## REQUIRED ACTION:
Give back an exact copy of the lines in the records below, from the line that has "What is the estate's total tax liability?" through the line that has "In Dorsten, corporations", and nothing besides.

___ PROVIDED INFORMATION

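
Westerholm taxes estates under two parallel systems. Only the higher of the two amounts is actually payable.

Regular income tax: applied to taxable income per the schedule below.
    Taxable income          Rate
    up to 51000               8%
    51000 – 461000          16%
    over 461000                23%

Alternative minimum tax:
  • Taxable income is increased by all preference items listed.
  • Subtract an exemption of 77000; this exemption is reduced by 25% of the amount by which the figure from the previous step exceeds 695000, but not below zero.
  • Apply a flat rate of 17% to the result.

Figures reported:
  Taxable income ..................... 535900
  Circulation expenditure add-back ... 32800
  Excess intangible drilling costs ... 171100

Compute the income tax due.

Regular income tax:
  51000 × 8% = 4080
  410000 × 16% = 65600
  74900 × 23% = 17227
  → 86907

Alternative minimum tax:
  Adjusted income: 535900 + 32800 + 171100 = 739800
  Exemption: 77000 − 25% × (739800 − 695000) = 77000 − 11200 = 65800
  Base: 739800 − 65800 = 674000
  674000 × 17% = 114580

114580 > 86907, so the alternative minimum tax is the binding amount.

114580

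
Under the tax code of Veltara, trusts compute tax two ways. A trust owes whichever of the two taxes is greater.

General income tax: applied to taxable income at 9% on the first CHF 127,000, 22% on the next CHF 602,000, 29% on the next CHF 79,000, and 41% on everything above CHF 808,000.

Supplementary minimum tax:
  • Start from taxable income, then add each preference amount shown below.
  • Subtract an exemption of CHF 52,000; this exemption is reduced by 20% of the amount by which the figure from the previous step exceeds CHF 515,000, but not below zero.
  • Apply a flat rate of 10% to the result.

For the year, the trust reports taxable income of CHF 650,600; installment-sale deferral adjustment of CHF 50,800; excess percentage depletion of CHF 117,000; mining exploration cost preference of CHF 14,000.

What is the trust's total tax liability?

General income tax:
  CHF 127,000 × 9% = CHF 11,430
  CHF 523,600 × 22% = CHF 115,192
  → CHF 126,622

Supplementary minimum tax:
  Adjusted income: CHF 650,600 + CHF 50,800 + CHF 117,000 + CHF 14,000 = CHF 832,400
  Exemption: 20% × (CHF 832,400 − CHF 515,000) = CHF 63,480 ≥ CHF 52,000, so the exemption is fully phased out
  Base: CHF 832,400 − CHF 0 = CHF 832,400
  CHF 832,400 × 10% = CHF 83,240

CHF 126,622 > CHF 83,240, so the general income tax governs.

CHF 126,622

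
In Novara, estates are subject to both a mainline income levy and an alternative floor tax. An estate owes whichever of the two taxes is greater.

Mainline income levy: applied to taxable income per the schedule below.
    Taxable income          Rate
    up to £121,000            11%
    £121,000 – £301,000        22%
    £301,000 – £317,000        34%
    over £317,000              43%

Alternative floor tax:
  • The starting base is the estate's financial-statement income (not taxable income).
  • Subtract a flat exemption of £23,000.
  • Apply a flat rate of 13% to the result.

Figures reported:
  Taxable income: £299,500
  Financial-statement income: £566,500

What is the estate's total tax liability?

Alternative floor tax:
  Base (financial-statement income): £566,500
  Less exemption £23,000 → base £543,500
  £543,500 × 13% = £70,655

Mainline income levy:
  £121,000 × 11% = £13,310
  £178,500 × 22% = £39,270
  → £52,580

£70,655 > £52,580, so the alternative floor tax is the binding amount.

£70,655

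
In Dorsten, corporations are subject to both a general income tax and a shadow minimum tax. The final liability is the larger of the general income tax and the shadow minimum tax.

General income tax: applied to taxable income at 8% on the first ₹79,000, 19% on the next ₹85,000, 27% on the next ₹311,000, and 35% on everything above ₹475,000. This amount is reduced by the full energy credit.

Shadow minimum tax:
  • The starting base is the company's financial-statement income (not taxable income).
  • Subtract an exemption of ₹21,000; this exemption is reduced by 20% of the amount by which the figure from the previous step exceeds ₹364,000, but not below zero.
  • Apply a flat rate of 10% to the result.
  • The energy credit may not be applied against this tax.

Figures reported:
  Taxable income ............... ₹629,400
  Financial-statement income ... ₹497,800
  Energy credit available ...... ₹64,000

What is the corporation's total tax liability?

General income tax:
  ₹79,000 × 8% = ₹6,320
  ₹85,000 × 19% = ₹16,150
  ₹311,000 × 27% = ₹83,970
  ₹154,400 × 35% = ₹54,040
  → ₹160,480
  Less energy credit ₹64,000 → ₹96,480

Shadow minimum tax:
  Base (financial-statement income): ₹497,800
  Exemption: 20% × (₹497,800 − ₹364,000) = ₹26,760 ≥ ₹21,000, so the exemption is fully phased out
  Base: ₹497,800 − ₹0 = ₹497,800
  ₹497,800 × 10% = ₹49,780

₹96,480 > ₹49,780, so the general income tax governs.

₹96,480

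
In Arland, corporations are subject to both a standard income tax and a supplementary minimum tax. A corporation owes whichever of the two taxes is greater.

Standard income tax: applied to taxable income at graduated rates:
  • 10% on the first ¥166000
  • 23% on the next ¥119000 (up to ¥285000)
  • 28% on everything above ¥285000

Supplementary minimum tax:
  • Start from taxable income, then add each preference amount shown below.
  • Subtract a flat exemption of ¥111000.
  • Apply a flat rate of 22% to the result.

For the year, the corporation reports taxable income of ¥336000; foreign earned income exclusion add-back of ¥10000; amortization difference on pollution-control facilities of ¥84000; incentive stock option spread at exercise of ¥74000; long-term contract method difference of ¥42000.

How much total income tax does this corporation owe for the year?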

______

## EXERCISE SOLUTION:
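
What is the estate's total tax liability?

Alternative floor tax:
  Base (financial-statement income): £566,500
  Less exemption £23,000 → base £543,500
  £543,500 × 13% = £70,655

Mainline income levy:
  £121,000 × 11% = £13,310
  £178,500 × 22% = £39,270
  → £52,580

£70,655 > £52,580, so the alternative floor tax is the binding amount.

£70,655

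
In Dorsten, corporations are subject to both a general income tax and a shadow minimum tax. The final liability is the larger of the general income tax and the shadow minimum tax.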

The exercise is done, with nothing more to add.